<<<<
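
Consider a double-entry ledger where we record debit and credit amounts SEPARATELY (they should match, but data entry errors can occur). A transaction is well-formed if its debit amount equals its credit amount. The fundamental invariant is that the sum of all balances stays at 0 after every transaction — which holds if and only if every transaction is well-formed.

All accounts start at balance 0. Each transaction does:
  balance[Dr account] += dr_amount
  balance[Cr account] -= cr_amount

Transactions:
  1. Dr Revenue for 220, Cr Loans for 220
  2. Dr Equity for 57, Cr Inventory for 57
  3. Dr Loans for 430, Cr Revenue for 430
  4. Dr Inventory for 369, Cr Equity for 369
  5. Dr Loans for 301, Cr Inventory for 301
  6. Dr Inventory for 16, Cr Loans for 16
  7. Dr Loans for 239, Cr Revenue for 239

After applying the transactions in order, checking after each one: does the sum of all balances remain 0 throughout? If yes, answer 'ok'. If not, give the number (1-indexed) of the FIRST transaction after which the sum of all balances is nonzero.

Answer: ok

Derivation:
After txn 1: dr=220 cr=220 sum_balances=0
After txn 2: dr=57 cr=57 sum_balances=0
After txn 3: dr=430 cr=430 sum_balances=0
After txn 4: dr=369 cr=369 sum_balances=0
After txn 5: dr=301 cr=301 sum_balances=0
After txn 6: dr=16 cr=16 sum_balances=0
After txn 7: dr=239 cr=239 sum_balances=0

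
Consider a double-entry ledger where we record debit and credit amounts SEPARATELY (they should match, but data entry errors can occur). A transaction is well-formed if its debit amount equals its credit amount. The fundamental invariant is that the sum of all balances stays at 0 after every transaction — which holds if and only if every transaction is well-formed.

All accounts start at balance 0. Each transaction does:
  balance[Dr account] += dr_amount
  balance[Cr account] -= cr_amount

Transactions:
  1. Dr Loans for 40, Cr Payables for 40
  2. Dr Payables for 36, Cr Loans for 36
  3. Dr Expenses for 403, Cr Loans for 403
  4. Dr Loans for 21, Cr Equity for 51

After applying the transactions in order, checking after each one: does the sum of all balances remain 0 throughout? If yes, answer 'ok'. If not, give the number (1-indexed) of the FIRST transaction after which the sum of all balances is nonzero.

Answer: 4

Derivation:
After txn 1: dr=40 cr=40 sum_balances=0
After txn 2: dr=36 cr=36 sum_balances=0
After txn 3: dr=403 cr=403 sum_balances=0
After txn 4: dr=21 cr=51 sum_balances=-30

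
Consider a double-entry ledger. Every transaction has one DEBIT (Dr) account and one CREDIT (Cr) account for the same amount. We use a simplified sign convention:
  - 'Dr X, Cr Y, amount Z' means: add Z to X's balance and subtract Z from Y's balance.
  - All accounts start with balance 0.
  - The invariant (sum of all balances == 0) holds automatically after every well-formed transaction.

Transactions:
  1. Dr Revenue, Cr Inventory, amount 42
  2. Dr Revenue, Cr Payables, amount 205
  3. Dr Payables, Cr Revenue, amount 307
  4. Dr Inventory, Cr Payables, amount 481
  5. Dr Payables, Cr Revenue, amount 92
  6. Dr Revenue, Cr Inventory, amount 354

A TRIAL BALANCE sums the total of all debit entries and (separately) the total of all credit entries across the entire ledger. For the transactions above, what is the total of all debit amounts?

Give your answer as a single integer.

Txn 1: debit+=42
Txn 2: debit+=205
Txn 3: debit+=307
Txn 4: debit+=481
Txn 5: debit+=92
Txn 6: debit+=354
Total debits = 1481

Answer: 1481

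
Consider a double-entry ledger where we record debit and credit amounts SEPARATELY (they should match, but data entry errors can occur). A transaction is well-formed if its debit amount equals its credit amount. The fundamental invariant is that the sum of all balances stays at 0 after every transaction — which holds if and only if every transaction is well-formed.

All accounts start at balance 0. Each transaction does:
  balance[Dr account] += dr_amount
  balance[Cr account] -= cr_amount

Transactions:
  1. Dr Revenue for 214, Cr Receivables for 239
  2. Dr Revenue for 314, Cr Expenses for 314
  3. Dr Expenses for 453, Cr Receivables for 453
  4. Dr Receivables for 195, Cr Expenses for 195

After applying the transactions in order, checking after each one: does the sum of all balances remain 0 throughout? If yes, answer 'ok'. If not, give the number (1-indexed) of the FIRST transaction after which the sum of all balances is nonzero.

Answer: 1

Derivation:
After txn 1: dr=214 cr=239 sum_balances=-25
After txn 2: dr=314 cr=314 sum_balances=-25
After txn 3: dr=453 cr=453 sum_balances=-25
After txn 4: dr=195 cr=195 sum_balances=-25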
>>>>
<<<<
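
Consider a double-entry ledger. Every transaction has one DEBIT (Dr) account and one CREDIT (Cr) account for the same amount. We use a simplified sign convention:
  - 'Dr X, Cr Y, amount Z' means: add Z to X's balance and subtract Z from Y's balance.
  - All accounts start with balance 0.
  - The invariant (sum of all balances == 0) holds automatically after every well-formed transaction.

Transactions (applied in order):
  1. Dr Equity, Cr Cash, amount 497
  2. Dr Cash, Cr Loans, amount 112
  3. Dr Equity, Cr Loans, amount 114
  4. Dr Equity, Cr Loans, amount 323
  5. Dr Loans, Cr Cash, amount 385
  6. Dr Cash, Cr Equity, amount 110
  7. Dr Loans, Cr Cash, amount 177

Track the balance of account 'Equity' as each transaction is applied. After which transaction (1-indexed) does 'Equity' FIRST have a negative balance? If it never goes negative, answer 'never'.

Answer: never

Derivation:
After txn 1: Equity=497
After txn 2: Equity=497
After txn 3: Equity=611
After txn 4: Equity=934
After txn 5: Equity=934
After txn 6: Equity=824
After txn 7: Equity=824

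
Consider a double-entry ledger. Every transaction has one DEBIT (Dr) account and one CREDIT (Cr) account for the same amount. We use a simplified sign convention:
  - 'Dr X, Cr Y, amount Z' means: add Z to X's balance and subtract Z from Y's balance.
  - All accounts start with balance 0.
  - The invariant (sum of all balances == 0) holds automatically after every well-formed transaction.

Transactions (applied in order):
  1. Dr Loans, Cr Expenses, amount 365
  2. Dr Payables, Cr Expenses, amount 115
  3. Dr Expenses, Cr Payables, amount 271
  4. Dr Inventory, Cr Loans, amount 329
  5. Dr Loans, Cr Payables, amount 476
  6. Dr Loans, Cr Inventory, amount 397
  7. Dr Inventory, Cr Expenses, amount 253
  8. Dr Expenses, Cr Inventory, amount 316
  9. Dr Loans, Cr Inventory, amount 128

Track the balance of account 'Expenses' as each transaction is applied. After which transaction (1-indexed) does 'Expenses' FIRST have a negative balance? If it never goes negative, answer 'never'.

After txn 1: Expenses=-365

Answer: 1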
>>>>
» Exercise brief: In the entries above, find every line holding the word "Cash" and copy it out.

» Expected answer:
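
  1. Dr Equity, Cr Cash, amount 497
  2. Dr Cash, Cr Loans, amount 112
  5. Dr Loans, Cr Cash, amount 385
  6. Dr Cash, Cr Equity, amount 110
  7. Dr Loans, Cr Cash, amount 177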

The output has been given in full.